# [Problem requirements]
Beginning at the line that contains "A D0L Lindenmayer", reproduce every line to the end of the material without changing any of them.

##### Exercise input #####

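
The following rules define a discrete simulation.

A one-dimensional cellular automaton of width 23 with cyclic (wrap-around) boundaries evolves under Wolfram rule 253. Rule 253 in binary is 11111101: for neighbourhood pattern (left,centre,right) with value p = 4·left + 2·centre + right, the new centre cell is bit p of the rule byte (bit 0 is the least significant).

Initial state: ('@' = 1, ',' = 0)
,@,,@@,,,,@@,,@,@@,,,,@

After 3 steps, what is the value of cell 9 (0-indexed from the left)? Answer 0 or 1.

1

gen 0: ,@,,@@,,,,@@,,@,@@,,,,@
gen 1: @@@,@@@@@,@@@,@@@@@@@,@
gen 2: @@@@@@@@@@@@@@@@@@@@@@@
gen 3: @@@@@@@@@@@@@@@@@@@@@@@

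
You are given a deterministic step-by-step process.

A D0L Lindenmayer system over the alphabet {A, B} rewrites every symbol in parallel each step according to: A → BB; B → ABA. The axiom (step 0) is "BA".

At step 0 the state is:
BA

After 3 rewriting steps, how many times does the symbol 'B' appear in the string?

19

[0] BA
[1] ABABB
[2] BBABABBABAABA
[3] ABAABABBABABBABAABABBABABBBBABABB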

#####

# [Solution to the problem]
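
A D0L Lindenmayer system over the alphabet {A, B} rewrites every symbol in parallel each step according to: A → BB; B → ABA. The axiom (step 0) is "BA".

At step 0 the state is:
BA

After 3 rewriting steps, how many times does the symbol 'B' appear in the string?

19

[0] BA
[1] ABABB
[2] BBABABBABAABA
[3] ABAABABBABABBABAABABBABABBBBABABB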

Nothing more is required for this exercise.